TASK PROMPT
Among the lines below, copy exactly those from the one with "6. year_end (apply 10% annual interest)" through the one with "11. withdraw($100)", counting both ends.

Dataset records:
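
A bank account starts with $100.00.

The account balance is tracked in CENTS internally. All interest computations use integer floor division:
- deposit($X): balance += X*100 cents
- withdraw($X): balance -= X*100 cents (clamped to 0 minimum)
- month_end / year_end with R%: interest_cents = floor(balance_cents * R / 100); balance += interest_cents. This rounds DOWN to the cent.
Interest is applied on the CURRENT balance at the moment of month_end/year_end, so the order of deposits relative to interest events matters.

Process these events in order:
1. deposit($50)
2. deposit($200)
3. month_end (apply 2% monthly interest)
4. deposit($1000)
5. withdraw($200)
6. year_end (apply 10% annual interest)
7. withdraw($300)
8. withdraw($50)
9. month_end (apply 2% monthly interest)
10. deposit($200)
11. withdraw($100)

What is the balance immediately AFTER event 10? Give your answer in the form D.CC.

Answer: 1141.15

Derivation:
After 1 (deposit($50)): balance=$150.00 total_interest=$0.00
After 2 (deposit($200)): balance=$350.00 total_interest=$0.00
After 3 (month_end (apply 2% monthly interest)): balance=$357.00 total_interest=$7.00
After 4 (deposit($1000)): balance=$1357.00 total_interest=$7.00
After 5 (withdraw($200)): balance=$1157.00 total_interest=$7.00
After 6 (year_end (apply 10% annual interest)): balance=$1272.70 total_interest=$122.70
After 7 (withdraw($300)): balance=$972.70 total_interest=$122.70
After 8 (withdraw($50)): balance=$922.70 total_interest=$122.70
After 9 (month_end (apply 2% monthly interest)): balance=$941.15 total_interest=$141.15
After 10 (deposit($200)): balance=$1141.15 total_interest=$141.15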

EXERCISE RESULT
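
6. year_end (apply 10% annual interest)
7. withdraw($300)
8. withdraw($50)
9. month_end (apply 2% monthly interest)
10. deposit($200)
11. withdraw($100)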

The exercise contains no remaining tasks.